• Stored items:
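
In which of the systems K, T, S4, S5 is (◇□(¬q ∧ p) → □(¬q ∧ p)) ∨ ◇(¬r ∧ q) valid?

S5

S4-tableau for the negation ¬((◇□(¬q ∧ p) → □(¬q ∧ p)) ∨ ◇(¬r ∧ q)):
1. ¬((◇□(¬q ∧ p) → □(¬q ∧ p)) ∨ ◇(¬r ∧ q)), 0
2. ¬(◇□(¬q ∧ p) → □(¬q ∧ p)), 0
3. ¬◇(¬r ∧ q), 0
4. ◇□(¬q ∧ p), 0
5. ¬□(¬q ∧ p), 0
6. ¬(¬r ∧ q), 0
7. ¬q, 0
8. □(¬q ∧ p), 1
9. ¬(¬r ∧ q), 1
10. ¬q ∧ p, 1
11. ¬q, 1
12. p, 1
13. ¬(¬q ∧ p), 2
14. ¬(¬r ∧ q), 2
15. ¬p, 2
16. ¬q, 2
Accessibility: 0R0, 0R1, 0R2, 1R1, 2R2
Complete open branch: countermodel on an S4-frame, so not valid in S4, nor in K, T (the same frame is also a K-frame and a T-frame).
S5-tableau for the negation ¬((◇□(¬q ∧ p) → □(¬q ∧ p)) ∨ ◇(¬r ∧ q)):
1. ¬((◇□(¬q ∧ p) → □(¬q ∧ p)) ∨ ◇(¬r ∧ q)), 0
2. ¬(◇□(¬q ∧ p) → □(¬q ∧ p)), 0
3. ¬◇(¬r ∧ q), 0
4. ◇□(¬q ∧ p), 0
5. ¬□(¬q ∧ p), 0
6. ¬(¬r ∧ q), 0
7. ¬q, 0
8. □(¬q ∧ p), 1
9. ¬(¬r ∧ q), 1
10. ¬q ∧ p, 0
11. p, 0
12. ¬q ∧ p, 1
13. ¬q, 1
14. p, 1
15. ¬(¬q ∧ p), 2
16. ¬(¬r ∧ q), 2
17. ¬q ∧ p, 2
18. ¬q, 2
19. p, 2
20. ¬p, 2
Accessibility: 0R0, 0R1, 0R2, 1R0, 1R1, 1R2, 2R0, 2R1, 2R2
Branch closes: p and ¬p both at 2.
Every branch closes (one shown): valid in S5.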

• Activity: Copy out each record, keeping every word as it is.

• Answer section:
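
In which of the systems K, T, S4, S5 is (◇□(¬q ∧ p) → □(¬q ∧ p)) ∨ ◇(¬r ∧ q) valid?

S5

S4-tableau for the negation ¬((◇□(¬q ∧ p) → □(¬q ∧ p)) ∨ ◇(¬r ∧ q)):
1. ¬((◇□(¬q ∧ p) → □(¬q ∧ p)) ∨ ◇(¬r ∧ q)), 0
2. ¬(◇□(¬q ∧ p) → □(¬q ∧ p)), 0
3. ¬◇(¬r ∧ q), 0
4. ◇□(¬q ∧ p), 0
5. ¬□(¬q ∧ p), 0
6. ¬(¬r ∧ q), 0
7. ¬q, 0
8. □(¬q ∧ p), 1
9. ¬(¬r ∧ q), 1
10. ¬q ∧ p, 1
11. ¬q, 1
12. p, 1
13. ¬(¬q ∧ p), 2
14. ¬(¬r ∧ q), 2
15. ¬p, 2
16. ¬q, 2
Accessibility: 0R0, 0R1, 0R2, 1R1, 2R2
Complete open branch: countermodel on an S4-frame, so not valid in S4, nor in K, T (the same frame is also a K-frame and a T-frame).
S5-tableau for the negation ¬((◇□(¬q ∧ p) → □(¬q ∧ p)) ∨ ◇(¬r ∧ q)):
1. ¬((◇□(¬q ∧ p) → □(¬q ∧ p)) ∨ ◇(¬r ∧ q)), 0
2. ¬(◇□(¬q ∧ p) → □(¬q ∧ p)), 0
3. ¬◇(¬r ∧ q), 0
4. ◇□(¬q ∧ p), 0
5. ¬□(¬q ∧ p), 0
6. ¬(¬r ∧ q), 0
7. ¬q, 0
8. □(¬q ∧ p), 1
9. ¬(¬r ∧ q), 1
10. ¬q ∧ p, 0
11. p, 0
12. ¬q ∧ p, 1
13. ¬q, 1
14. p, 1
15. ¬(¬q ∧ p), 2
16. ¬(¬r ∧ q), 2
17. ¬q ∧ p, 2
18. ¬q, 2
19. p, 2
20. ¬p, 2
Accessibility: 0R0, 0R1, 0R2, 1R0, 1R1, 1R2, 2R0, 2R1, 2R2
Branch closes: p and ¬p both at 2.
Every branch closes (one shown): valid in S5.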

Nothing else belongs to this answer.